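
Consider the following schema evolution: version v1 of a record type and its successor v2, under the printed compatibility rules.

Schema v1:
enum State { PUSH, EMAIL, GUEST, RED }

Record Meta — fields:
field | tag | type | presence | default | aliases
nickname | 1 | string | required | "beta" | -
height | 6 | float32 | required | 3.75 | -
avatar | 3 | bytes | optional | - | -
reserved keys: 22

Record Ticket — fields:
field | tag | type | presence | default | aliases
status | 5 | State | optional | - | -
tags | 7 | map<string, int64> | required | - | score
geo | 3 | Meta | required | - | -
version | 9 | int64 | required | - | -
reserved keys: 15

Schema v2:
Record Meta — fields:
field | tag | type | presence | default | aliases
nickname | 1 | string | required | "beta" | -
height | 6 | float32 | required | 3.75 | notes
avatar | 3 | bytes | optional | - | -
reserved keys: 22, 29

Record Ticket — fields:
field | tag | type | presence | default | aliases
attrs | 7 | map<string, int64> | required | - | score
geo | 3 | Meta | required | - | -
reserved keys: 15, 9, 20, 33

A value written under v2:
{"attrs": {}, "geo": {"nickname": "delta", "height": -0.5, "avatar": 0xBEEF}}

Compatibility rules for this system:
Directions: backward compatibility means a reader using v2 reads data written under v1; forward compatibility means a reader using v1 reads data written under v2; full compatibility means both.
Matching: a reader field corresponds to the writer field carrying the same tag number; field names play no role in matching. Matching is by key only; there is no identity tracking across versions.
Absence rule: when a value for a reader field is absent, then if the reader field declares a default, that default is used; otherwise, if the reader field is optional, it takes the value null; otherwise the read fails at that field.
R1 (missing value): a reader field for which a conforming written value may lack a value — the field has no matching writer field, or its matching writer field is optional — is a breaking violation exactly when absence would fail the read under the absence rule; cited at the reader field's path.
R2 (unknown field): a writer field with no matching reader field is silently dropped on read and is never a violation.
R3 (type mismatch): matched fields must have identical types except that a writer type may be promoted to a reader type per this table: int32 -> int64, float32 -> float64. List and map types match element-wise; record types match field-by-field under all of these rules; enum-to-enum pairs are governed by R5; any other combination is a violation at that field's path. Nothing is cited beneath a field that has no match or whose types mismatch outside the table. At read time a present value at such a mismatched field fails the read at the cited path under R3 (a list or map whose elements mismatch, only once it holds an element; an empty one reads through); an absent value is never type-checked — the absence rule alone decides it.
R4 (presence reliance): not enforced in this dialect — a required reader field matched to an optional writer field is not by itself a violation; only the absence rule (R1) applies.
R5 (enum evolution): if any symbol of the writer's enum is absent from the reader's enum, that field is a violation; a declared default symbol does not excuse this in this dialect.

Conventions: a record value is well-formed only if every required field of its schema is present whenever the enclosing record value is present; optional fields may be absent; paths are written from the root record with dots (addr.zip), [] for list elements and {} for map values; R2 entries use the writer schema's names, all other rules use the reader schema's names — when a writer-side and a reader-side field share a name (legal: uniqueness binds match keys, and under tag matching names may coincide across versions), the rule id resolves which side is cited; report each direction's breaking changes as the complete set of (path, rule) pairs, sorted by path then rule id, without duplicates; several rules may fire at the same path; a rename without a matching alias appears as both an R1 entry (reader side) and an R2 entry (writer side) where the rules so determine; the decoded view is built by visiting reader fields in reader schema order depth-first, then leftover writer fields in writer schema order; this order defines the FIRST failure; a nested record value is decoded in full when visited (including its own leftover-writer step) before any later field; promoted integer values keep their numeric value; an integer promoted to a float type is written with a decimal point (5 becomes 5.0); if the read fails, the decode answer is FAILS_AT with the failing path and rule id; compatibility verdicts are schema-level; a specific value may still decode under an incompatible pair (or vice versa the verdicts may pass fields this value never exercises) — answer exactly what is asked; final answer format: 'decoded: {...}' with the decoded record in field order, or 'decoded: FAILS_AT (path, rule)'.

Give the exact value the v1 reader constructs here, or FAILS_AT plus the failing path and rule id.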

------------------------------------------------------------------------

# [Aim of the exercise]
Print the entries exactly.

# [Completed exercise]
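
Consider the following schema evolution: version v1 of a record type and its successor v2, under the printed compatibility rules.

Schema v1:
enum State { PUSH, EMAIL, GUEST, RED }

Record Meta — fields:
field | tag | type | presence | default | aliases
nickname | 1 | string | required | "beta" | -
height | 6 | float32 | required | 3.75 | -
avatar | 3 | bytes | optional | - | -
reserved keys: 22

Record Ticket — fields:
field | tag | type | presence | default | aliases
status | 5 | State | optional | - | -
tags | 7 | map<string, int64> | required | - | score
geo | 3 | Meta | required | - | -
version | 9 | int64 | required | - | -
reserved keys: 15

Schema v2:
Record Meta — fields:
field | tag | type | presence | default | aliases
nickname | 1 | string | required | "beta" | -
height | 6 | float32 | required | 3.75 | notes
avatar | 3 | bytes | optional | - | -
reserved keys: 22, 29

Record Ticket — fields:
field | tag | type | presence | default | aliases
attrs | 7 | map<string, int64> | required | - | score
geo | 3 | Meta | required | - | -
reserved keys: 15, 9, 20, 33

A value written under v2:
{"attrs": {}, "geo": {"nickname": "delta", "height": -0.5, "avatar": 0xBEEF}}

Compatibility rules for this system:
Directions: backward compatibility means a reader using v2 reads data written under v1; forward compatibility means a reader using v1 reads data written under v2; full compatibility means both.
Matching: a reader field corresponds to the writer field carrying the same tag number; field names play no role in matching. Matching is by key only; there is no identity tracking across versions.
Absence rule: when a value for a reader field is absent, then if the reader field declares a default, that default is used; otherwise, if the reader field is optional, it takes the value null; otherwise the read fails at that field.
R1 (missing value): a reader field for which a conforming written value may lack a value — the field has no matching writer field, or its matching writer field is optional — is a breaking violation exactly when absence would fail the read under the absence rule; cited at the reader field's path.
R2 (unknown field): a writer field with no matching reader field is silently dropped on read and is never a violation.
R3 (type mismatch): matched fields must have identical types except that a writer type may be promoted to a reader type per this table: int32 -> int64, float32 -> float64. List and map types match element-wise; record types match field-by-field under all of these rules; enum-to-enum pairs are governed by R5; any other combination is a violation at that field's path. Nothing is cited beneath a field that has no match or whose types mismatch outside the table. At read time a present value at such a mismatched field fails the read at the cited path under R3 (a list or map whose elements mismatch, only once it holds an element; an empty one reads through); an absent value is never type-checked — the absence rule alone decides it.
R4 (presence reliance): not enforced in this dialect — a required reader field matched to an optional writer field is not by itself a violation; only the absence rule (R1) applies.
R5 (enum evolution): if any symbol of the writer's enum is absent from the reader's enum, that field is a violation; a declared default symbol does not excuse this in this dialect.

Conventions: a record value is well-formed only if every required field of its schema is present whenever the enclosing record value is present; optional fields may be absent; paths are written from the root record with dots (addr.zip), [] for list elements and {} for map values; R2 entries use the writer schema's names, all other rules use the reader schema's names — when a writer-side and a reader-side field share a name (legal: uniqueness binds match keys, and under tag matching names may coincide across versions), the rule id resolves which side is cited; report each direction's breaking changes as the complete set of (path, rule) pairs, sorted by path then rule id, without duplicates; several rules may fire at the same path; a rename without a matching alias appears as both an R1 entry (reader side) and an R2 entry (writer side) where the rules so determine; the decoded view is built by visiting reader fields in reader schema order depth-first, then leftover writer fields in writer schema order; this order defines the FIRST failure; a nested record value is decoded in full when visited (including its own leftover-writer step) before any later field; promoted integer values keep their numeric value; an integer promoted to a float type is written with a decimal point (5 becomes 5.0); if the read fails, the decode answer is FAILS_AT with the failing path and rule id; compatibility verdicts are schema-level; a specific value may still decode under an incompatible pair (or vice versa the verdicts may pass fields this value never exercises) — answer exactly what is asked; final answer format: 'decoded: {...}' with the decoded record in field order, or 'decoded: FAILS_AT (path, rule)'.

Give the exact value the v1 reader constructs here, or FAILS_AT plus the failing path and rule id.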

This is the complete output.